*Exercise requirements*
Each line in the records below, from the one that contains "An undergraduate field class captured" to the one that contains "5 | 141 | 46 |", should be reproduced exactly, the first and last included.
#### Entries provided ####
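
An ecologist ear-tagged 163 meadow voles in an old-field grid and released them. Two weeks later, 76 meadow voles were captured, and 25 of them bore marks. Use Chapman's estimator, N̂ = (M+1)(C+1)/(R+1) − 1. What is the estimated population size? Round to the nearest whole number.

N̂ = (163+1)(76+1)/(25+1) − 1 = 164·77/26 − 1
= 12628/26 − 1 ≈ 485.7 − 1 ≈ 484.7 → 485

N ≈ 485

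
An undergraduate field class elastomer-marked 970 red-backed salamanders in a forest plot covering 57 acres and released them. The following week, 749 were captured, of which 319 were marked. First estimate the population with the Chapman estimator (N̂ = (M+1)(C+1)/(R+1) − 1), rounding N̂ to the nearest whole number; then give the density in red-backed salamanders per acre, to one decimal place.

N̂ = 971·750/320 − 1 = 728250/320 − 1 ≈ 2274.8 → 2275
Density = N̂ / area = 2275 / 57 ≈ 39.91 → 39.9 per acre

density ≈ 39.9 red-backed salamanders per acre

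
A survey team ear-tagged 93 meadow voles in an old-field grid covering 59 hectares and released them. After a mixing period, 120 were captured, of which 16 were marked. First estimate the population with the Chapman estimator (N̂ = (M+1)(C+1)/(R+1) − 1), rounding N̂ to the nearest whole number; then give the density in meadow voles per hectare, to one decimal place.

density ≈ 11.3 meadow voles per hectare

N̂ = 94·121/17 − 1 = 11374/17 − 1 ≈ 668.1 → 668
Density = N̂ / area = 668 / 59 ≈ 11.32 → 11.3 per hectare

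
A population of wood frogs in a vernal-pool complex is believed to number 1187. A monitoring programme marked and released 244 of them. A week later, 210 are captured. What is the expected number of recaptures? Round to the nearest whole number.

expected recaptures ≈ 43

Expected recaptures E[R] = M·C / N.
E[R] = 244 × 210 / 1187 = 51240 / 1187 ≈ 43.2 → 43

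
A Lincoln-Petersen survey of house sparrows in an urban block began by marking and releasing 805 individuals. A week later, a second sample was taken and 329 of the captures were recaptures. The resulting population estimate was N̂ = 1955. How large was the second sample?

C = 799

From N = M·C/R: C = N·R / M = 1955·329 / 805 = 643195 / 805 = 799.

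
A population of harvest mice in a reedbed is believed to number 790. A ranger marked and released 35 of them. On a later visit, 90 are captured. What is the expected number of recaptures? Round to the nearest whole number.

Expected recaptures E[R] = M·C / N.
E[R] = 35 × 90 / 790 = 3150 / 790 ≈ 4.0 → 4

expected recaptures ≈ 4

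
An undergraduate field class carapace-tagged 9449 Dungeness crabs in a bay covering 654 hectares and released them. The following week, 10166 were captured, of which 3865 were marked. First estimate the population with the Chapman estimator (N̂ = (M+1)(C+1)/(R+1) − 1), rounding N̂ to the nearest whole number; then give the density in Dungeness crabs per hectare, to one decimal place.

N̂ = 9450·10167/3866 − 1 = 96078150/3866 − 1 ≈ 24851.1 → 24851
Density = N̂ / area = 24851 / 654 ≈ 38.00 → 38.0 per hectare

density ≈ 38.0 Dungeness crabs per hectare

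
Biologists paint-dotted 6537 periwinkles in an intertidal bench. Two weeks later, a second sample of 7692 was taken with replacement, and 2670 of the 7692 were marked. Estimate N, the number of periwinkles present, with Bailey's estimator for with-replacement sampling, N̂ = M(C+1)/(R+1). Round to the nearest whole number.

N ≈ 18,828

N̂ = 6537·(7692+1)/(2670+1) = 6537·7693/2671 = 50289141/2671 ≈ 18827.8 → 18828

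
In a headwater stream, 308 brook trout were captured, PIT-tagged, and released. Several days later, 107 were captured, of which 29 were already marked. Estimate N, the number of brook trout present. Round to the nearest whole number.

N ≈ 1136

Lincoln-Petersen assumes M/N = R/C, so N = M·C / R.
N = (308 × 107) / 29 = 32956 / 29 ≈ 1136.4 → 1136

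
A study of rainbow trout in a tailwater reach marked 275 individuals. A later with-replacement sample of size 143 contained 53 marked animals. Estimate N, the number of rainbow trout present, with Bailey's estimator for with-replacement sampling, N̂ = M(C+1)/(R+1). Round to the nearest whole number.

N ≈ 733

N̂ = 275·(143+1)/(53+1) = 275·144/54 = 39600/54 ≈ 733.3 → 733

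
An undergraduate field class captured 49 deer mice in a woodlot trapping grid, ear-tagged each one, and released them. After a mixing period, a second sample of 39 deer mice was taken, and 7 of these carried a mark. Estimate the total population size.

N = (49 × 39) / 7 = 1911 / 7 = 273

N = 273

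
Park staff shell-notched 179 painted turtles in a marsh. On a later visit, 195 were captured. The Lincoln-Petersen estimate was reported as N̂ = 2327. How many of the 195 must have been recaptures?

From N = M·C/R: R = M·C / N = 179·195 / 2327 = 34905 / 2327 = 15.

R = 15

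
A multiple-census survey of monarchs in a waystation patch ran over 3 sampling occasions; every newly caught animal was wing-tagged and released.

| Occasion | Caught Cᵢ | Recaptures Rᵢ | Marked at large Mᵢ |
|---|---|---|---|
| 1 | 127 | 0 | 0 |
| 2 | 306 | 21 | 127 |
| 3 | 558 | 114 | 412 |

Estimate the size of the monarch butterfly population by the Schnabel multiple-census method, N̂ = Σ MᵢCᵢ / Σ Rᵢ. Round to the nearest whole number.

Σ MᵢCᵢ = 0·127 + 127·306 + 412·558 = 0 + 38862 + 229896 = 268758
Σ Rᵢ = 0 + 21 + 114 = 135
N̂ = 268758 / 135 ≈ 1990.8 → 1991

N ≈ 1991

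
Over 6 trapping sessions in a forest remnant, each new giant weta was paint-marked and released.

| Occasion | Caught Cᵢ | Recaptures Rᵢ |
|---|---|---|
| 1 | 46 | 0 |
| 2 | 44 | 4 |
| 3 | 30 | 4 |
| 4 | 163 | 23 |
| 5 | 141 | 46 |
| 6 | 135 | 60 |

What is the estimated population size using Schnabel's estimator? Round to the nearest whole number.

Marked at large before each occasion: Mᵢ = Σⱼ<ᵢ (Cⱼ − Rⱼ) → M1=0, M2=46, M3=86, M4=112, M5=252, M6=347
Σ MᵢCᵢ = 0·46 + 46·44 + 86·30 + 112·163 + 252·141 + 347·135 = 0 + 2024 + 2580 + 18256 + 35532 + 46845 = 105237
Σ Rᵢ = 0 + 4 + 4 + 23 + 46 + 60 = 137
N̂ = 105237 / 137 ≈ 768.2 → 768

N ≈ 768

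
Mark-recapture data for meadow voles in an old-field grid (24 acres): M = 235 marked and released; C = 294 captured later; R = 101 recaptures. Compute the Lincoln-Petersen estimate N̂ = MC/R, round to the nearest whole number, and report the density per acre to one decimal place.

N̂ = 235·294/101 = 69090/101 ≈ 684.1 → 684
Density = N̂ / area = 684 / 24 ≈ 28.50 → 28.5 per acre

density ≈ 28.5 meadow voles per acre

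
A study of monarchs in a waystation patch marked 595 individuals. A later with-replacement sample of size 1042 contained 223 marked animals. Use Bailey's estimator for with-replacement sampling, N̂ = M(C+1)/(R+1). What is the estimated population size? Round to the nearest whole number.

N̂ = 595·(1042+1)/(223+1) = 595·1043/224 = 620585/224 ≈ 2770.47 → 2770

N ≈ 2770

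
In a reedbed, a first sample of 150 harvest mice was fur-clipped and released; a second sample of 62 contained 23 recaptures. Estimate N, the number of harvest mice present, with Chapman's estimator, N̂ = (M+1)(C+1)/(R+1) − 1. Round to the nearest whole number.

N̂ = (150+1)(62+1)/(23+1) − 1 = 151·63/24 − 1
= 9513/24 − 1 ≈ 396.4 − 1 ≈ 395.4 → 395

N ≈ 395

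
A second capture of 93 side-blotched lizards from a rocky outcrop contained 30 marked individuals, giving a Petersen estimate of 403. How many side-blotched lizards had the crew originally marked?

From N = M·C/R: M = N·R / C = 403·30 / 93 = 12090 / 93 = 130.

M = 130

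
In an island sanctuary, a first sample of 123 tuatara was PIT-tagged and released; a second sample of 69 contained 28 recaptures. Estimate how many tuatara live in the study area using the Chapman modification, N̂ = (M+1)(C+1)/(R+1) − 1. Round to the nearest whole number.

N̂ = (123+1)(69+1)/(28+1) − 1 = 124·70/29 − 1
= 8680/29 − 1 ≈ 299.3 − 1 ≈ 298.3 → 298

N ≈ 298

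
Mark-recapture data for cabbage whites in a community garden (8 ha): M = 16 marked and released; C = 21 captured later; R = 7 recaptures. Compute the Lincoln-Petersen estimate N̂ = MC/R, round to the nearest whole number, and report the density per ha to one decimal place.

density ≈ 6.0 cabbage whites per ha

N̂ = 16·21/7 = 336/7 = 48
Density = N̂ / area = 48 / 8 = 6.0 per ha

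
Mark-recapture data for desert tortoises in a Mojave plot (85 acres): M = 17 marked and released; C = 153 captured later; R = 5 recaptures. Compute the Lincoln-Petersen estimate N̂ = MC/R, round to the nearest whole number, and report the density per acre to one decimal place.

density ≈ 6.1 desert tortoises per acre

N̂ = 17·153/5 = 2601/5 ≈ 520.2 → 520
Density = N̂ / area = 520 / 85 ≈ 6.12 → 6.1 per acre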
####
*Reply to the exercise*
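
An undergraduate field class captured 49 deer mice in a woodlot trapping grid, ear-tagged each one, and released them. After a mixing period, a second sample of 39 deer mice was taken, and 7 of these carried a mark. Estimate the total population size.

N = (49 × 39) / 7 = 1911 / 7 = 273

N = 273

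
Park staff shell-notched 179 painted turtles in a marsh. On a later visit, 195 were captured. The Lincoln-Petersen estimate was reported as N̂ = 2327. How many of the 195 must have been recaptures?

From N = M·C/R: R = M·C / N = 179·195 / 2327 = 34905 / 2327 = 15.

R = 15

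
A multiple-census survey of monarchs in a waystation patch ran over 3 sampling occasions; every newly caught animal was wing-tagged and released.

| Occasion | Caught Cᵢ | Recaptures Rᵢ | Marked at large Mᵢ |
|---|---|---|---|
| 1 | 127 | 0 | 0 |
| 2 | 306 | 21 | 127 |
| 3 | 558 | 114 | 412 |

Estimate the size of the monarch butterfly population by the Schnabel multiple-census method, N̂ = Σ MᵢCᵢ / Σ Rᵢ. Round to the nearest whole number.

Σ MᵢCᵢ = 0·127 + 127·306 + 412·558 = 0 + 38862 + 229896 = 268758
Σ Rᵢ = 0 + 21 + 114 = 135
N̂ = 268758 / 135 ≈ 1990.8 → 1991

N ≈ 1991

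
Over 6 trapping sessions in a forest remnant, each new giant weta was paint-marked and released.

| Occasion | Caught Cᵢ | Recaptures Rᵢ |
|---|---|---|
| 1 | 46 | 0 |
| 2 | 44 | 4 |
| 3 | 30 | 4 |
| 4 | 163 | 23 |
| 5 | 141 | 46 |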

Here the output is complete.